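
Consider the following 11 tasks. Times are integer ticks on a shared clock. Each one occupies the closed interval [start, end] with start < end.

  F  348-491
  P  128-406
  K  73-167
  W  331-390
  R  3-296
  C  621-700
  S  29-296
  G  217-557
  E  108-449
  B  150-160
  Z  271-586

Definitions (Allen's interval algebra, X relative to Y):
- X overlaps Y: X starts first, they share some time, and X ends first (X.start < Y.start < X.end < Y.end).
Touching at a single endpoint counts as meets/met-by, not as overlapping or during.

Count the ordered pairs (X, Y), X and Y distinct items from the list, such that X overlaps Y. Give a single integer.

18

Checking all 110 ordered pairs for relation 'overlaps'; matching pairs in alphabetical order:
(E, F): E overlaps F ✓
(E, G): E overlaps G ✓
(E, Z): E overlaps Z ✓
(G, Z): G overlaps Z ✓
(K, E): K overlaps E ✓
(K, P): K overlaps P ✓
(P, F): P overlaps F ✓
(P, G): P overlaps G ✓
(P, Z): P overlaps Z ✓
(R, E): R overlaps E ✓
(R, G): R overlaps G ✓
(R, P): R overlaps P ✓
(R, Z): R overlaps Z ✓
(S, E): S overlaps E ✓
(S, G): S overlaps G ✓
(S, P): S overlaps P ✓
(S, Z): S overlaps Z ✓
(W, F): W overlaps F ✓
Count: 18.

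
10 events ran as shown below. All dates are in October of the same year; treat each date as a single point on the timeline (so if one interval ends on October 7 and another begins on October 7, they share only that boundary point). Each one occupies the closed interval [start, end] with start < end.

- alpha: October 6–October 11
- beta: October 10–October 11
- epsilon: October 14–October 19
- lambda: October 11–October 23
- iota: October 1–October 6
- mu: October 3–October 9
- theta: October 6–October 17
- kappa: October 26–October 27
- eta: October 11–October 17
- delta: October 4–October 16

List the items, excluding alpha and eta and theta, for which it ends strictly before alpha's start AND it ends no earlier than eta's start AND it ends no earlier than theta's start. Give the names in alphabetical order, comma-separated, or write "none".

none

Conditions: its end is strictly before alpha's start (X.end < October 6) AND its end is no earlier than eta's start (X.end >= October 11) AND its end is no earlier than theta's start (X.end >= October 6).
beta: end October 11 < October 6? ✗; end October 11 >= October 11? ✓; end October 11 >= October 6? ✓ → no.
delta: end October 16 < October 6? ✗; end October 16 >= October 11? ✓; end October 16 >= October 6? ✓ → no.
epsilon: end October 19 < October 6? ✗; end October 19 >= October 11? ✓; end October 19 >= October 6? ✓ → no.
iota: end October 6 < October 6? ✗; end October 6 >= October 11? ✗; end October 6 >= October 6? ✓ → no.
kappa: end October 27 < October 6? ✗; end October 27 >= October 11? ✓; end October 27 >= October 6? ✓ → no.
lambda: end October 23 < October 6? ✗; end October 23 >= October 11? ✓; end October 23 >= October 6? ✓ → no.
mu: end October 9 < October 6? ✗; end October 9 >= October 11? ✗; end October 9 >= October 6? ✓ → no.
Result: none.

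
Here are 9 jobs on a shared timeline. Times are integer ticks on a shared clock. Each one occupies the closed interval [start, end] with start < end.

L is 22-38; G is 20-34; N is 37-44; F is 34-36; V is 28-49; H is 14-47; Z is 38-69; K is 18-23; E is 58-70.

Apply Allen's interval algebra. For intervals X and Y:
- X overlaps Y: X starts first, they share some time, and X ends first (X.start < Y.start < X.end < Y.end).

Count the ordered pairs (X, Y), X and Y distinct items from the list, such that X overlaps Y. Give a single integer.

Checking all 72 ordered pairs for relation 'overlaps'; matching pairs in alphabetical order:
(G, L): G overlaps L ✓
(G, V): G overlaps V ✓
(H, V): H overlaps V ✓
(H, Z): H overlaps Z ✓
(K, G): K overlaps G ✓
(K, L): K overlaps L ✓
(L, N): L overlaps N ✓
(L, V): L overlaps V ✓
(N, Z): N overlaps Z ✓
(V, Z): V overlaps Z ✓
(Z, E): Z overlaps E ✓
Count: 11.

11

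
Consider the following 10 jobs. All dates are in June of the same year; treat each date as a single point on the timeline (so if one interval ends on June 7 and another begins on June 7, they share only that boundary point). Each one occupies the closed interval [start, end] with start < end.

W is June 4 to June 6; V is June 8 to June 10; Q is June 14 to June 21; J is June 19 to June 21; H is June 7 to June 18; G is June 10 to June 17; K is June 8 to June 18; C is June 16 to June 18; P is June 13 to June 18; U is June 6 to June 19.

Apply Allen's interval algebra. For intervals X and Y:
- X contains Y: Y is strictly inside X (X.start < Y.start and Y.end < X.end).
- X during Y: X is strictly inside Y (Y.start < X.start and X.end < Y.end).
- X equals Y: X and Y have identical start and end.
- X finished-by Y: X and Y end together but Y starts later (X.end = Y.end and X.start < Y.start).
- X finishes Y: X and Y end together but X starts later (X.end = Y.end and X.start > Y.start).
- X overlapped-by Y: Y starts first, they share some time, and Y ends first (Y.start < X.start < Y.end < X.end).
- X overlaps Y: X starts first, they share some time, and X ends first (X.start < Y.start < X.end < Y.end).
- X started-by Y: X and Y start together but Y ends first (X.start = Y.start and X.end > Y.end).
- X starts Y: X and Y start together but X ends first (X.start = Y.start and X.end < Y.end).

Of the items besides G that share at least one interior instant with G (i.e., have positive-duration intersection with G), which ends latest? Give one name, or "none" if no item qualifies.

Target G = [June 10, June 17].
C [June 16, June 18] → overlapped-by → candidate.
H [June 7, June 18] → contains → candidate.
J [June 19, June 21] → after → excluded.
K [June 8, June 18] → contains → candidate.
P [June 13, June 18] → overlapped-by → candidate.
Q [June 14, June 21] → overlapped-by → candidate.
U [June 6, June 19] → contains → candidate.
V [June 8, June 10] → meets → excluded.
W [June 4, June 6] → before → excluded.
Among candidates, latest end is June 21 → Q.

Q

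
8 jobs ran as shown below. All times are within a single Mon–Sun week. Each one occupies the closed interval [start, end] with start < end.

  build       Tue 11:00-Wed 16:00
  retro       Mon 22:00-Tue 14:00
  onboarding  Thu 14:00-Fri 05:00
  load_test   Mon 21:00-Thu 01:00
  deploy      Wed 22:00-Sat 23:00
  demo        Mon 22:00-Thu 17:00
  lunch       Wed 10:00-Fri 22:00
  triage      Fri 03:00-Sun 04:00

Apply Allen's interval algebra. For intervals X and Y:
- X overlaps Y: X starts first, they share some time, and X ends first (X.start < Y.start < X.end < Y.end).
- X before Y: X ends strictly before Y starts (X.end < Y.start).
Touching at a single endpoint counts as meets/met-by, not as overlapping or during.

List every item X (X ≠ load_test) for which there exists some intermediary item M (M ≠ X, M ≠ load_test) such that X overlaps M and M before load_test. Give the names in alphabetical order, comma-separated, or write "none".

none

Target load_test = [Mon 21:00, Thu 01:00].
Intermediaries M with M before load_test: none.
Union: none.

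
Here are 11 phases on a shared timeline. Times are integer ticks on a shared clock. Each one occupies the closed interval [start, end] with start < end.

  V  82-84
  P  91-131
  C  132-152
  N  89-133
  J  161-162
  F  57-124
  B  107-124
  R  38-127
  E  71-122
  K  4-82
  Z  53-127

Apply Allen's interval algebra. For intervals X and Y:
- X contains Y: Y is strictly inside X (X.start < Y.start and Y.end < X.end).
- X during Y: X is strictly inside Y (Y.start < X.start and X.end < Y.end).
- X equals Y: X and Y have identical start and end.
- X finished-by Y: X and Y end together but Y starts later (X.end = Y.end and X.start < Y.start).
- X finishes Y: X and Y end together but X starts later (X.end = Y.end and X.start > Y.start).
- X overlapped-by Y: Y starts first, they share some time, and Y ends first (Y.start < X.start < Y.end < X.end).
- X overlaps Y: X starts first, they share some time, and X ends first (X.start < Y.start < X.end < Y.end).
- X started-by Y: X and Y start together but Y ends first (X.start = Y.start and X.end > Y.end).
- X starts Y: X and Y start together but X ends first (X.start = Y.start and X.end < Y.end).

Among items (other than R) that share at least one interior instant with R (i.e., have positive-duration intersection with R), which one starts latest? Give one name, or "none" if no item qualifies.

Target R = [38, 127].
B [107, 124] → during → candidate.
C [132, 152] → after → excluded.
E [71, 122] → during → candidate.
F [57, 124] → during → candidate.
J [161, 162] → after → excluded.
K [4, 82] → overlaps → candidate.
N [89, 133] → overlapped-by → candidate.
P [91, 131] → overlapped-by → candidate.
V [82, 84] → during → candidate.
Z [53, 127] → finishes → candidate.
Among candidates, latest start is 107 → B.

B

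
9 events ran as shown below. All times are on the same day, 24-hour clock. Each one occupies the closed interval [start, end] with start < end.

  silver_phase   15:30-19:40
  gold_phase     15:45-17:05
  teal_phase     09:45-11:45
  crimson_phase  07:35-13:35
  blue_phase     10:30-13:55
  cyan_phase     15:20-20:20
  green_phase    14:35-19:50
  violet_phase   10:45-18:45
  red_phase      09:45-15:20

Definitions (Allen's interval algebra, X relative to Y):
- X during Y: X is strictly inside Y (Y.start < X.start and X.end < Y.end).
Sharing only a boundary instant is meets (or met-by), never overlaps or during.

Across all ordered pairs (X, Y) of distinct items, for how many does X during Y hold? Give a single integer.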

..............................

Activity: Your answer must be every line from the entries that contains the string "only", copied as it stands.

Answer to the exercise:
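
10 events ran as shown below. All dates are in October of the same year; treat each date as a single point on the timeline (so if one interval ends on October 7 and another begins on October 7, they share only that boundary point). Each one occupies the closed interval [start, end] with start < end.
Consider the following 10 jobs. All dates are in June of the same year; treat each date as a single point on the timeline (so if one interval ends on June 7 and another begins on June 7, they share only that boundary point). Each one occupies the closed interval [start, end] with start < end.
Sharing only a boundary instant is meets (or met-by), never overlaps or during.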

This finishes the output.